(Extracted records)
*** Block opens ***

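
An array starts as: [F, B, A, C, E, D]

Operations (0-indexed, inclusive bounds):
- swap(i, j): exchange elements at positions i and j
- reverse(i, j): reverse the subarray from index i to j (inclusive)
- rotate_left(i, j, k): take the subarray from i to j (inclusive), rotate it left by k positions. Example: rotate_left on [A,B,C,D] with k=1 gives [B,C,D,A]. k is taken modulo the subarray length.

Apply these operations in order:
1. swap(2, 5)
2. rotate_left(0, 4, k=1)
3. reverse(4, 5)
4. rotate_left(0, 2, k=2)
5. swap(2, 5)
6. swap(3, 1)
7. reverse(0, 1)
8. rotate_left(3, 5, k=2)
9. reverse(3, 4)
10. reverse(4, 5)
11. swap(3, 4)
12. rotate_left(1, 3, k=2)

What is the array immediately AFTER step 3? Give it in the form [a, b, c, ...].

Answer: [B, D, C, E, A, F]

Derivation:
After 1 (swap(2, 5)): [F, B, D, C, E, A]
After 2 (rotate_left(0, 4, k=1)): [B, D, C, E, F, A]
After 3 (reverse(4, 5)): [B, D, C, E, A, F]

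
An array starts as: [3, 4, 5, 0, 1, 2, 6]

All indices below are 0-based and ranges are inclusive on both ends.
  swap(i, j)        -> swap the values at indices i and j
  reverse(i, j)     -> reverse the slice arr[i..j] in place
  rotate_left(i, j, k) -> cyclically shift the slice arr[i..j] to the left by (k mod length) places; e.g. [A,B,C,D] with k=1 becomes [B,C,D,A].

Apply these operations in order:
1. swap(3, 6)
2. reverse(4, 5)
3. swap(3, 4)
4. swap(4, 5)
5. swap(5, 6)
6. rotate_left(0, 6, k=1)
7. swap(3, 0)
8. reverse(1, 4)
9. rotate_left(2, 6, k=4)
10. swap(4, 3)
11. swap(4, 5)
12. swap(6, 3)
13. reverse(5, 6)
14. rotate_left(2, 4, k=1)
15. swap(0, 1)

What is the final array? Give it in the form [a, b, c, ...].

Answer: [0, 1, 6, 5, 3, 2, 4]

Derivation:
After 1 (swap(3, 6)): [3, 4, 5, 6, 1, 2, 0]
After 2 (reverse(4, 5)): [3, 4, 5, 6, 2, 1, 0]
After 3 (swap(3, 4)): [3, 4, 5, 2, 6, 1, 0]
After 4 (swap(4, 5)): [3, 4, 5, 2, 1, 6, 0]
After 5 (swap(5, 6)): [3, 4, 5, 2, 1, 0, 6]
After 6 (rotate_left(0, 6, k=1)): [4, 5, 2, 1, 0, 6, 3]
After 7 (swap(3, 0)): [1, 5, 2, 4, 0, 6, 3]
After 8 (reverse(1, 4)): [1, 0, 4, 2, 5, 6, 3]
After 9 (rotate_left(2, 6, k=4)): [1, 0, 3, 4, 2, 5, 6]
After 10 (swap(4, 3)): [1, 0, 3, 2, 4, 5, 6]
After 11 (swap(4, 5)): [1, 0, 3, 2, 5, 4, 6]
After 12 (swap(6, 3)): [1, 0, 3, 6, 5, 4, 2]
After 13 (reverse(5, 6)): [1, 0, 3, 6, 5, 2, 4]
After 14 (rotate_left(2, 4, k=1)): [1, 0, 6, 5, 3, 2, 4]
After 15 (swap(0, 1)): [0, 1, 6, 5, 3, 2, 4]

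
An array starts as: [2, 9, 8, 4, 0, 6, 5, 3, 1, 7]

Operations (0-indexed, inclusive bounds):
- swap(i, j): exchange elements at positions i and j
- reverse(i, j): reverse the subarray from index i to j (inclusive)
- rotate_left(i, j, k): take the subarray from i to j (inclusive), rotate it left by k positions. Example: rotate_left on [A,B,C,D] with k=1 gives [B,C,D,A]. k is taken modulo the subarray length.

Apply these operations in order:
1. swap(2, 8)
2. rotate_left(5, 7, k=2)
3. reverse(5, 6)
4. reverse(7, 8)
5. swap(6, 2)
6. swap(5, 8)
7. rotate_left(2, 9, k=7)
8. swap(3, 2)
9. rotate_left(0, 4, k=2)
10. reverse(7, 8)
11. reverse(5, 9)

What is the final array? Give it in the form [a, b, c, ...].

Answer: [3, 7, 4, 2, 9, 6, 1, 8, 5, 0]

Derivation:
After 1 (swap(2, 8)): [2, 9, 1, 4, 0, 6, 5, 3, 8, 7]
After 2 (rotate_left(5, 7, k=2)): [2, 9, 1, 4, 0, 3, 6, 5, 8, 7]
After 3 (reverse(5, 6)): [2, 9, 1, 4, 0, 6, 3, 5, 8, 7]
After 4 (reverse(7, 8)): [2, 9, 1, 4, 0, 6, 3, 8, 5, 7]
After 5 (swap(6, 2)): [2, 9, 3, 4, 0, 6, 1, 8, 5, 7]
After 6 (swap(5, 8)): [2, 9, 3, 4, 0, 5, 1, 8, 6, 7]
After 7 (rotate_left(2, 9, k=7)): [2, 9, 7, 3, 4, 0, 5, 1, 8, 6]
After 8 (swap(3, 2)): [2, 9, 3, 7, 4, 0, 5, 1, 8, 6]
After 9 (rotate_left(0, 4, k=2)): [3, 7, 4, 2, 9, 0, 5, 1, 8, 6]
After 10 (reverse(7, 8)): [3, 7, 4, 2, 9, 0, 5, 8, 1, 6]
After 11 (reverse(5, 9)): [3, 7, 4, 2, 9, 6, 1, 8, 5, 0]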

*** Block closes ***

▸ What to produce
Where a line of the records has the string "indices", copy that line.

▸ Exercise solution
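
All indices below are 0-based and ranges are inclusive on both ends.
  swap(i, j)        -> swap the values at indices i and j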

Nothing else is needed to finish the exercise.